WHAT YOU NEED TO DO: Having located "An npn transistor" in the records below, repeat exactly the line it is on and all subsequent lines, ending with the last.

(Stored data entries)
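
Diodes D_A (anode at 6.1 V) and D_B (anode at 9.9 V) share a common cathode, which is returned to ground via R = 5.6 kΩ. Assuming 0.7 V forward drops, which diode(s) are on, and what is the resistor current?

Only D_B conducts; I_R ≈ 1.6 mA

Assume both conduct. Then node N would need to be at both 6.1−0.7 = 5.4 V and 9.9−0.7 = 9.2 V, which is impossible.
Assume only D_B conducts: V_N = 9.9 − 0.7 = 9.2 V, so I_R = 9.2/5.6 = 1.64 mA.
Check D_A: its anode-to-cathode voltage is 6.1 − 9.2 = -3.1 V < 0.7 V, so it is off. The assumption is consistent.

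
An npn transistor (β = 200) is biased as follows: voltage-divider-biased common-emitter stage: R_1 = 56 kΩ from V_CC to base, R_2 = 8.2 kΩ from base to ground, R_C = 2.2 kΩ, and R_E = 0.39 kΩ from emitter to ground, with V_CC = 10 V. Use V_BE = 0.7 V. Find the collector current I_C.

I_C ≈ 1.3 mA

Thevenize the base divider: V_Th = V_CC·R_2/(R_1+R_2) = 10×8.2/64.2 = 1.28 V, R_Th = R_1‖R_2 = 7.15 kΩ.
Base-emitter loop: V_Th = I_B·R_Th + V_BE + (β+1)I_B·R_E, so I_B = (1.28 − 0.7) / (7.15 + 201×0.39) = 0.00675 mA.
I_C = β·I_B = 200×0.00675 = 1.35 mA, and I_E = (β+1)I_B = 1.36 mA.
V_CE = V_CC − I_C·R_C − I_E·R_E = 10 − 1.35×2.2 − 1.36×0.39 = 6.5 V.
V_CE = 6.5 V > 0.2 V confirms active-region operation.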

EXERCISE SOLUTION:
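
An npn transistor (β = 200) is biased as follows: voltage-divider-biased common-emitter stage: R_1 = 56 kΩ from V_CC to base, R_2 = 8.2 kΩ from base to ground, R_C = 2.2 kΩ, and R_E = 0.39 kΩ from emitter to ground, with V_CC = 10 V. Use V_BE = 0.7 V. Find the collector current I_C.

I_C ≈ 1.3 mA

Thevenize the base divider: V_Th = V_CC·R_2/(R_1+R_2) = 10×8.2/64.2 = 1.28 V, R_Th = R_1‖R_2 = 7.15 kΩ.
Base-emitter loop: V_Th = I_B·R_Th + V_BE + (β+1)I_B·R_E, so I_B = (1.28 − 0.7) / (7.15 + 201×0.39) = 0.00675 mA.
I_C = β·I_B = 200×0.00675 = 1.35 mA, and I_E = (β+1)I_B = 1.36 mA.
V_CE = V_CC − I_C·R_C − I_E·R_E = 10 − 1.35×2.2 − 1.36×0.39 = 6.5 V.
V_CE = 6.5 V > 0.2 V confirms active-region operation.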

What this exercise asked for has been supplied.